WHAT YOU HAVE TO DO – Send back all of the records, each one exactly as written.

DATA FOR PROCESSING –
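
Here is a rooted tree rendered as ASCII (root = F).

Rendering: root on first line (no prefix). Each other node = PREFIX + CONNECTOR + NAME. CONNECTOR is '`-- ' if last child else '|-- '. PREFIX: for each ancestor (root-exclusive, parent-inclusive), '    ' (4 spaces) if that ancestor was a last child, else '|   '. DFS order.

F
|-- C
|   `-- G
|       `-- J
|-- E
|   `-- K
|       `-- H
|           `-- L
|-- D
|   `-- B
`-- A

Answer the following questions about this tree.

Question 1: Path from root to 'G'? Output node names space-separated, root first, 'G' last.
Answer: F C G

Derivation:
Walk down from root: F -> C -> G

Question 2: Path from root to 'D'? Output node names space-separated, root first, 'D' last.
Walk down from root: F -> D

Answer: F D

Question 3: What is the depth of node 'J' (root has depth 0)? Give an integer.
Answer: 3

Derivation:
Path from root to J: F -> C -> G -> J
Depth = number of edges = 3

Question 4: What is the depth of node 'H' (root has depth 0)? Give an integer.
Path from root to H: F -> E -> K -> H
Depth = number of edges = 3

Answer: 3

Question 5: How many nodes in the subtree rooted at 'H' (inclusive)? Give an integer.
Subtree rooted at H contains: H, L
Count = 2

Answer: 2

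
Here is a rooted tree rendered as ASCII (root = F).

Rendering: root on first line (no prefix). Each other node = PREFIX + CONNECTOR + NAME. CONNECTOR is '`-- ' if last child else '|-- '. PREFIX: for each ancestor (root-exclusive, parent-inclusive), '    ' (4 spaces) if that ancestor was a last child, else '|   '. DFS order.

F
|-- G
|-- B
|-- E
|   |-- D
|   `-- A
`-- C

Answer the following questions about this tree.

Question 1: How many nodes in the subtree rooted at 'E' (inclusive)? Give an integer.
Subtree rooted at E contains: A, D, E
Count = 3

Answer: 3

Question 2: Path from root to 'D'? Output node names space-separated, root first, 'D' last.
Walk down from root: F -> E -> D

Answer: F E D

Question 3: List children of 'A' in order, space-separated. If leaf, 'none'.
Answer: none

Derivation:
Node A's children (from adjacency): (leaf)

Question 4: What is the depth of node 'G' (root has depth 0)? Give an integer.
Path from root to G: F -> G
Depth = number of edges = 1

Answer: 1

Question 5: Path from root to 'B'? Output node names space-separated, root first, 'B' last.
Walk down from root: F -> B

Answer: F B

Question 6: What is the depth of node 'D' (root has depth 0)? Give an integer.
Path from root to D: F -> E -> D
Depth = number of edges = 2

Answer: 2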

ANSWER FOR THE TASK –
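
Here is a rooted tree rendered as ASCII (root = F).

Rendering: root on first line (no prefix). Each other node = PREFIX + CONNECTOR + NAME. CONNECTOR is '`-- ' if last child else '|-- '. PREFIX: for each ancestor (root-exclusive, parent-inclusive), '    ' (4 spaces) if that ancestor was a last child, else '|   '. DFS order.

F
|-- C
|   `-- G
|       `-- J
|-- E
|   `-- K
|       `-- H
|           `-- L
|-- D
|   `-- B
`-- A

Answer the following questions about this tree.

Question 1: Path from root to 'G'? Output node names space-separated, root first, 'G' last.
Answer: F C G

Derivation:
Walk down from root: F -> C -> G

Question 2: Path from root to 'D'? Output node names space-separated, root first, 'D' last.
Walk down from root: F -> D

Answer: F D

Question 3: What is the depth of node 'J' (root has depth 0)? Give an integer.
Answer: 3

Derivation:
Path from root to J: F -> C -> G -> J
Depth = number of edges = 3

Question 4: What is the depth of node 'H' (root has depth 0)? Give an integer.
Path from root to H: F -> E -> K -> H
Depth = number of edges = 3

Answer: 3

Question 5: How many nodes in the subtree rooted at 'H' (inclusive)? Give an integer.
Subtree rooted at H contains: H, L
Count = 2

Answer: 2

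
Here is a rooted tree rendered as ASCII (root = F).

Rendering: root on first line (no prefix). Each other node = PREFIX + CONNECTOR + NAME. CONNECTOR is '`-- ' if last child else '|-- '. PREFIX: for each ancestor (root-exclusive, parent-inclusive), '    ' (4 spaces) if that ancestor was a last child, else '|   '. DFS order.

F
|-- G
|-- B
|-- E
|   |-- D
|   `-- A
`-- C

Answer the following questions about this tree.

Question 1: How many nodes in the subtree rooted at 'E' (inclusive)? Give an integer.
Subtree rooted at E contains: A, D, E
Count = 3

Answer: 3

Question 2: Path from root to 'D'? Output node names space-separated, root first, 'D' last.
Walk down from root: F -> E -> D

Answer: F E D

Question 3: List children of 'A' in order, space-separated. If leaf, 'none'.
Answer: none

Derivation:
Node A's children (from adjacency): (leaf)

Question 4: What is the depth of node 'G' (root has depth 0)? Give an integer.
Path from root to G: F -> G
Depth = number of edges = 1

Answer: 1

Question 5: Path from root to 'B'? Output node names space-separated, root first, 'B' last.
Walk down from root: F -> B

Answer: F B

Question 6: What is the depth of node 'D' (root has depth 0)? Give an integer.
Path from root to D: F -> E -> D
Depth = number of edges = 2

Answer: 2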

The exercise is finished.